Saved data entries
== Segment start ==
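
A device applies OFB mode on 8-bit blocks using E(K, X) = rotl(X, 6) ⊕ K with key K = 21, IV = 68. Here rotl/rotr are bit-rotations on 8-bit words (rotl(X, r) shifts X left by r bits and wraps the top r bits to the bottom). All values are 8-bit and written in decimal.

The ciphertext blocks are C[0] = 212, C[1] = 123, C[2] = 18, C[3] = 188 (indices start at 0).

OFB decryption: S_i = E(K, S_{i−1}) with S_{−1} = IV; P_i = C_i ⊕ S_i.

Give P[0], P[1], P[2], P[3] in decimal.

P[0] = 208, P[1] = 111, P[2] = 2, P[3] = 173

P[0]: S = E(K, 68) = 4; 212 ⊕ 4 = 208.
P[1]: S = E(K, 4) = 20; 123 ⊕ 20 = 111.
P[2]: S = E(K, 20) = 16; 18 ⊕ 16 = 2.
P[3]: S = E(K, 16) = 17; 188 ⊕ 17 = 173.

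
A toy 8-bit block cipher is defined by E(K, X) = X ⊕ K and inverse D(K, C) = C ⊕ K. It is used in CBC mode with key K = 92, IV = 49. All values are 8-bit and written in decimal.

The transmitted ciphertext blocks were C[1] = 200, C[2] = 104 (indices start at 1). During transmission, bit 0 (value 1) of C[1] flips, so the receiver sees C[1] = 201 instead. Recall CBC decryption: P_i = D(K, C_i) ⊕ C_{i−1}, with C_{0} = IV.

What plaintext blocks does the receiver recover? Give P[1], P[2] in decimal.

P[1] = 164, P[2] = 253

Only C[1] changed, to 201. In CBC, a change in C_i garbles P_i and flips the same bit in P_{i+1}. Decrypting the received ciphertext:
P[1]: D(K, 201) = 149; 149 ⊕ 49 = 164.
P[2]: D(K, 104) = 52; 52 ⊕ 201 = 253.
Blocks that differ from the original plaintext: P[1], P[2].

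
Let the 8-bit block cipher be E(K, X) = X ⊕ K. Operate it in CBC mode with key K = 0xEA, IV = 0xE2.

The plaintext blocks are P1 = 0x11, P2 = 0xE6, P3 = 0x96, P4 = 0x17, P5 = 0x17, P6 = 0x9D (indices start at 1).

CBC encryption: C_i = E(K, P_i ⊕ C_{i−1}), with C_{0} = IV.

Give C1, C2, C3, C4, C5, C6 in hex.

C1 = 0x19, C2 = 0x15, C3 = 0x69, C4 = 0x94, C5 = 0x69, C6 = 0x1E

C1: P1 ⊕ 0xE2 = 0xF3; E(K, 0xF3) = 0x19.
C2: P2 ⊕ 0x19 = 0xFF; E(K, 0xFF) = 0x15.
C3: P3 ⊕ 0x15 = 0x83; E(K, 0x83) = 0x69.
C4: P4 ⊕ 0x69 = 0x7E; E(K, 0x7E) = 0x94.
C5: P5 ⊕ 0x94 = 0x83; E(K, 0x83) = 0x69.
C6: P6 ⊕ 0x69 = 0xF4; E(K, 0xF4) = 0x1E.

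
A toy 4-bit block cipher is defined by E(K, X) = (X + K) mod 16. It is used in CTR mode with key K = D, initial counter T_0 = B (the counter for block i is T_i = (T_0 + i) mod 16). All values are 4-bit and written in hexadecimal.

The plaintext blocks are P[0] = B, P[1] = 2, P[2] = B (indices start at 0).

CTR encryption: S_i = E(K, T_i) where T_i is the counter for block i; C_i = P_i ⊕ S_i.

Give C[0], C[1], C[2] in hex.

C[0] = 3, C[1] = B, C[2] = 1

C[0]: T = B, S = E(K, T) = 8; B ⊕ 8 = 3.
C[1]: T = C, S = E(K, T) = 9; 2 ⊕ 9 = B.
C[2]: T = D, S = E(K, T) = A; B ⊕ A = 1.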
== Segment end ==
Task>
Print every entry exactly as it appears.

Exercise answer>
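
A device applies OFB mode on 8-bit blocks using E(K, X) = rotl(X, 6) ⊕ K with key K = 21, IV = 68. Here rotl/rotr are bit-rotations on 8-bit words (rotl(X, r) shifts X left by r bits and wraps the top r bits to the bottom). All values are 8-bit and written in decimal.

The ciphertext blocks are C[0] = 212, C[1] = 123, C[2] = 18, C[3] = 188 (indices start at 0).

OFB decryption: S_i = E(K, S_{i−1}) with S_{−1} = IV; P_i = C_i ⊕ S_i.

Give P[0], P[1], P[2], P[3] in decimal.

P[0] = 208, P[1] = 111, P[2] = 2, P[3] = 173

P[0]: S = E(K, 68) = 4; 212 ⊕ 4 = 208.
P[1]: S = E(K, 4) = 20; 123 ⊕ 20 = 111.
P[2]: S = E(K, 20) = 16; 18 ⊕ 16 = 2.
P[3]: S = E(K, 16) = 17; 188 ⊕ 17 = 173.

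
A toy 8-bit block cipher is defined by E(K, X) = X ⊕ K and inverse D(K, C) = C ⊕ K. It is used in CBC mode with key K = 92, IV = 49. All values are 8-bit and written in decimal.

The transmitted ciphertext blocks were C[1] = 200, C[2] = 104 (indices start at 1). During transmission, bit 0 (value 1) of C[1] flips, so the receiver sees C[1] = 201 instead. Recall CBC decryption: P_i = D(K, C_i) ⊕ C_{i−1}, with C_{0} = IV.

What plaintext blocks does the receiver recover? Give P[1], P[2] in decimal.

P[1] = 164, P[2] = 253

Only C[1] changed, to 201. In CBC, a change in C_i garbles P_i and flips the same bit in P_{i+1}. Decrypting the received ciphertext:
P[1]: D(K, 201) = 149; 149 ⊕ 49 = 164.
P[2]: D(K, 104) = 52; 52 ⊕ 201 = 253.
Blocks that differ from the original plaintext: P[1], P[2].

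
Let the 8-bit block cipher be E(K, X) = X ⊕ K. Operate it in CBC mode with key K = 0xEA, IV = 0xE2.

The plaintext blocks are P1 = 0x11, P2 = 0xE6, P3 = 0x96, P4 = 0x17, P5 = 0x17, P6 = 0x9D (indices start at 1).

CBC encryption: C_i = E(K, P_i ⊕ C_{i−1}), with C_{0} = IV.

Give C1, C2, C3, C4, C5, C6 in hex.

C1 = 0x19, C2 = 0x15, C3 = 0x69, C4 = 0x94, C5 = 0x69, C6 = 0x1E

C1: P1 ⊕ 0xE2 = 0xF3; E(K, 0xF3) = 0x19.
C2: P2 ⊕ 0x19 = 0xFF; E(K, 0xFF) = 0x15.
C3: P3 ⊕ 0x15 = 0x83; E(K, 0x83) = 0x69.
C4: P4 ⊕ 0x69 = 0x7E; E(K, 0x7E) = 0x94.
C5: P5 ⊕ 0x94 = 0x83; E(K, 0x83) = 0x69.
C6: P6 ⊕ 0x69 = 0xF4; E(K, 0xF4) = 0x1E.

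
A toy 4-bit block cipher is defined by E(K, X) = (X + K) mod 16. It is used in CTR mode with key K = D, initial counter T_0 = B (the counter for block i is T_i = (T_0 + i) mod 16). All values are 4-bit and written in hexadecimal.

The plaintext blocks are P[0] = B, P[1] = 2, P[2] = B (indices start at 0).

CTR encryption: S_i = E(K, T_i) where T_i is the counter for block i; C_i = P_i ⊕ S_i.

Give C[0], C[1], C[2] in hex.

C[0] = 3, C[1] = B, C[2] = 1

C[0]: T = B, S = E(K, T) = 8; B ⊕ 8 = 3.
C[1]: T = C, S = E(K, T) = 9; 2 ⊕ 9 = B.
C[2]: T = D, S = E(K, T) = A; B ⊕ A = 1.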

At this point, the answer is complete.